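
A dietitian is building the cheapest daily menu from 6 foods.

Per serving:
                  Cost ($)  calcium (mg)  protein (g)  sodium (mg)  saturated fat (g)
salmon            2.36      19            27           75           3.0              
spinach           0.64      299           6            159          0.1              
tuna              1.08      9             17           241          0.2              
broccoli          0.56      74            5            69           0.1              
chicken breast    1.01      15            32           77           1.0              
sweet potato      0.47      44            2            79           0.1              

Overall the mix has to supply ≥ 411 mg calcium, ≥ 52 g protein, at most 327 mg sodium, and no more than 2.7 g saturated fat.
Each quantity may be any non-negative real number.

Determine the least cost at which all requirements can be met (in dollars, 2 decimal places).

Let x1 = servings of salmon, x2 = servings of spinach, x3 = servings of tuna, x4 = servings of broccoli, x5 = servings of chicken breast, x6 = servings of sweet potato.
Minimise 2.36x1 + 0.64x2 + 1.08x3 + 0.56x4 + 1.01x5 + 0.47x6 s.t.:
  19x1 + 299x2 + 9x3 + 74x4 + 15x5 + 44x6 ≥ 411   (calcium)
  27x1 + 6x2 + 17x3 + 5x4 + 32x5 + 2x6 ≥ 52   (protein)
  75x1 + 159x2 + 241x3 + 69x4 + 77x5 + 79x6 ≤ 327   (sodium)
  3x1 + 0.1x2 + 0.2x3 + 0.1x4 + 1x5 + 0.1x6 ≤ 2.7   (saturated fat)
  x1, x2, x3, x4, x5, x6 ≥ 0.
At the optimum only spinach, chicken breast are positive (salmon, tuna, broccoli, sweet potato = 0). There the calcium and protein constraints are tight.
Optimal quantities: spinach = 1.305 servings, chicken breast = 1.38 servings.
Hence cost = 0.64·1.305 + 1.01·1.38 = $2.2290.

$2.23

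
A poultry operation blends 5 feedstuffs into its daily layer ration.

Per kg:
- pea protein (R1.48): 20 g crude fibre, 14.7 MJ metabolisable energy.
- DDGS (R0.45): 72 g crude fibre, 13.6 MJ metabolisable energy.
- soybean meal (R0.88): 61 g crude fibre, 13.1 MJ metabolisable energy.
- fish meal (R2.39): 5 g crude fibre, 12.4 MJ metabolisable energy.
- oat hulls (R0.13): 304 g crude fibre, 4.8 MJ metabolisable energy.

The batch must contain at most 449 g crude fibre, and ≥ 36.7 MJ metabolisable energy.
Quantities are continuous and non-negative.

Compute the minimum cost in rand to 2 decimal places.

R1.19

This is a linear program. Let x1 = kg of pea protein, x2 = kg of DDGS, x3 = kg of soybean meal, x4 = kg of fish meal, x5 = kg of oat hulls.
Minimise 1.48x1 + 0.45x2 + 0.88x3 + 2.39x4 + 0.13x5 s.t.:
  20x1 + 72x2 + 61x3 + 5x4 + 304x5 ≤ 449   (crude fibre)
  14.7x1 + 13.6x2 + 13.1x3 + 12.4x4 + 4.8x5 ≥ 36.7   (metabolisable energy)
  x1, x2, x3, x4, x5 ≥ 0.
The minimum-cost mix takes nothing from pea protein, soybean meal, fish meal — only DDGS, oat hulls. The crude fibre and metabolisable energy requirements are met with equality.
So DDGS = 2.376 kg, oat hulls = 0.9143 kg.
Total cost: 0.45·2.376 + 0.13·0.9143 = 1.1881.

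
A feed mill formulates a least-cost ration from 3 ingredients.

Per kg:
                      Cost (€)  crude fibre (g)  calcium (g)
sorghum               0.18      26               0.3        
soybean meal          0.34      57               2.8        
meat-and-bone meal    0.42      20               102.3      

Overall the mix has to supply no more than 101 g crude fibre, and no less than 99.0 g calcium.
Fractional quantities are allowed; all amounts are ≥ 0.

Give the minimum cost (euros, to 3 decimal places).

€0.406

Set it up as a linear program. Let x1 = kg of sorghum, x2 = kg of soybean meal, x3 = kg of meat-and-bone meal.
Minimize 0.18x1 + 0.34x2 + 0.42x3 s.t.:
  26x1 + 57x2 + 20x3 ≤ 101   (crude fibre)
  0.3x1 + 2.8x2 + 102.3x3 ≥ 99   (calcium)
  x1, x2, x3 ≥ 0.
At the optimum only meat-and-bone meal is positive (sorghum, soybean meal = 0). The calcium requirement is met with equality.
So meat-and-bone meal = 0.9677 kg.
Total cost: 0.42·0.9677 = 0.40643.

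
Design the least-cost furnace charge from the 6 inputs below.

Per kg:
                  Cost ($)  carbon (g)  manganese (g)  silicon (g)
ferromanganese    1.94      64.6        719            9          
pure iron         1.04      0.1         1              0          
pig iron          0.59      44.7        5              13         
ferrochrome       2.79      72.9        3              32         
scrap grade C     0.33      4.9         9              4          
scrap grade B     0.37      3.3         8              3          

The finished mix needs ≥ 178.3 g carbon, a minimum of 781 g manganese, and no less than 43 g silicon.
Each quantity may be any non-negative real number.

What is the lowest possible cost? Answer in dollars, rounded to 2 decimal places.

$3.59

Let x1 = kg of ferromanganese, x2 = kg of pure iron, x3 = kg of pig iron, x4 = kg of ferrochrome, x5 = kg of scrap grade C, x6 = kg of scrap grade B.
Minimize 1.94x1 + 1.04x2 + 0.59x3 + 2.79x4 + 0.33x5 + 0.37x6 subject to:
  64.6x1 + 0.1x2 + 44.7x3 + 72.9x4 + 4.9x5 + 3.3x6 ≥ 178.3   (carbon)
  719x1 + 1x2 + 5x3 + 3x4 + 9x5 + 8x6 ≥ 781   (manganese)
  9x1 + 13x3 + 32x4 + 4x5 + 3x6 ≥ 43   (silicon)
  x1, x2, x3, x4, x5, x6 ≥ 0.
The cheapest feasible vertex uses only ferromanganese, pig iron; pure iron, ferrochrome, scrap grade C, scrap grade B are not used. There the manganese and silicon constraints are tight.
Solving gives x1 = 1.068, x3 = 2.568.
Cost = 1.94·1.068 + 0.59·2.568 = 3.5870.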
****
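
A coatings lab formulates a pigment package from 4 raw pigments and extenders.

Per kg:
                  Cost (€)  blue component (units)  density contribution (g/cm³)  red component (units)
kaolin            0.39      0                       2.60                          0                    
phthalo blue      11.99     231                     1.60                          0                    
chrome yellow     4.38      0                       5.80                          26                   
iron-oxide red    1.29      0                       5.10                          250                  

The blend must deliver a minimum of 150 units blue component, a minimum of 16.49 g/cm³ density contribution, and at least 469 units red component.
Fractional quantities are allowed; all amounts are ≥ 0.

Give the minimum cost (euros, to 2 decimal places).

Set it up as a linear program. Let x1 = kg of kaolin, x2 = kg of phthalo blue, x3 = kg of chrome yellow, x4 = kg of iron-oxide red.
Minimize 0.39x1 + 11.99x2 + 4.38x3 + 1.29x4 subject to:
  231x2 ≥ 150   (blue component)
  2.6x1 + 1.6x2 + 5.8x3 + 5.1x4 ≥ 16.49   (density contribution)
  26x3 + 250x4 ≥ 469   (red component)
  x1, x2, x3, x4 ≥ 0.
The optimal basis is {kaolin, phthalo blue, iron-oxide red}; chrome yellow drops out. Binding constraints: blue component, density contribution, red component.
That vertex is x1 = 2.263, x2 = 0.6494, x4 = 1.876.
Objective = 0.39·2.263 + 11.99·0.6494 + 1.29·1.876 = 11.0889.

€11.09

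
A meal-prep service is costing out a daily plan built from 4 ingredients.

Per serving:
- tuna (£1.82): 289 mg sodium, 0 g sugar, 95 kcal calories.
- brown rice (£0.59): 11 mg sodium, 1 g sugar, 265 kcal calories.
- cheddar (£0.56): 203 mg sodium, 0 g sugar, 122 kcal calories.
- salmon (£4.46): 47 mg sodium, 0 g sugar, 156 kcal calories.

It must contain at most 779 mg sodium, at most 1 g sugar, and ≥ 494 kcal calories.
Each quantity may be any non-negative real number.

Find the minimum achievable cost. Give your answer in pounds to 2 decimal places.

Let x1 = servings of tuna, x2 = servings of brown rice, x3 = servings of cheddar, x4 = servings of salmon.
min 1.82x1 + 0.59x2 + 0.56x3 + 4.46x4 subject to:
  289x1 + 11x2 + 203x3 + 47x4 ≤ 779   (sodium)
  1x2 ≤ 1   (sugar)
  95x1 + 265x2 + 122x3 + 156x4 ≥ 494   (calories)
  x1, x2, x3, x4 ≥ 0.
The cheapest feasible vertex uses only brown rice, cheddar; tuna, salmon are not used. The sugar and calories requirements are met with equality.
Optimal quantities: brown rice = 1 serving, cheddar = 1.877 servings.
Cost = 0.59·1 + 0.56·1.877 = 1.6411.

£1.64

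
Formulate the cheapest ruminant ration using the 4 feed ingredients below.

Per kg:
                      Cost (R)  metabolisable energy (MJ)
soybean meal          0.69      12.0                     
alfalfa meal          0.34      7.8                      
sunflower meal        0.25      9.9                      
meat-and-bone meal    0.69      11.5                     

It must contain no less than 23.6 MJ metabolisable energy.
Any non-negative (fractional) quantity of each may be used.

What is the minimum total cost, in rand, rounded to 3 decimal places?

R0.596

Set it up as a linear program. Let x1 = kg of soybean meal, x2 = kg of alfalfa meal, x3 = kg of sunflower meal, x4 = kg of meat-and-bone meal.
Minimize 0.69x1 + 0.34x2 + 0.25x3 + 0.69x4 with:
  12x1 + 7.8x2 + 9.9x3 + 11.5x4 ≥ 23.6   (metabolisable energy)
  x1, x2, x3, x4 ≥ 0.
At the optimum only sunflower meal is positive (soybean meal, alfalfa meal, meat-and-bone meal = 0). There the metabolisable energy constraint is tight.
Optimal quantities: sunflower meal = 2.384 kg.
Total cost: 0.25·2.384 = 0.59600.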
****
> _WHAT IS NEEDED_
Please show every line of the material that contains the string "ingredients".

> _RESPONSE BELOW_
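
A feed mill formulates a least-cost ration from 3 ingredients.
A meal-prep service is costing out a daily plan built from 4 ingredients.
Formulate the cheapest ruminant ration using the 4 feed ingredients below.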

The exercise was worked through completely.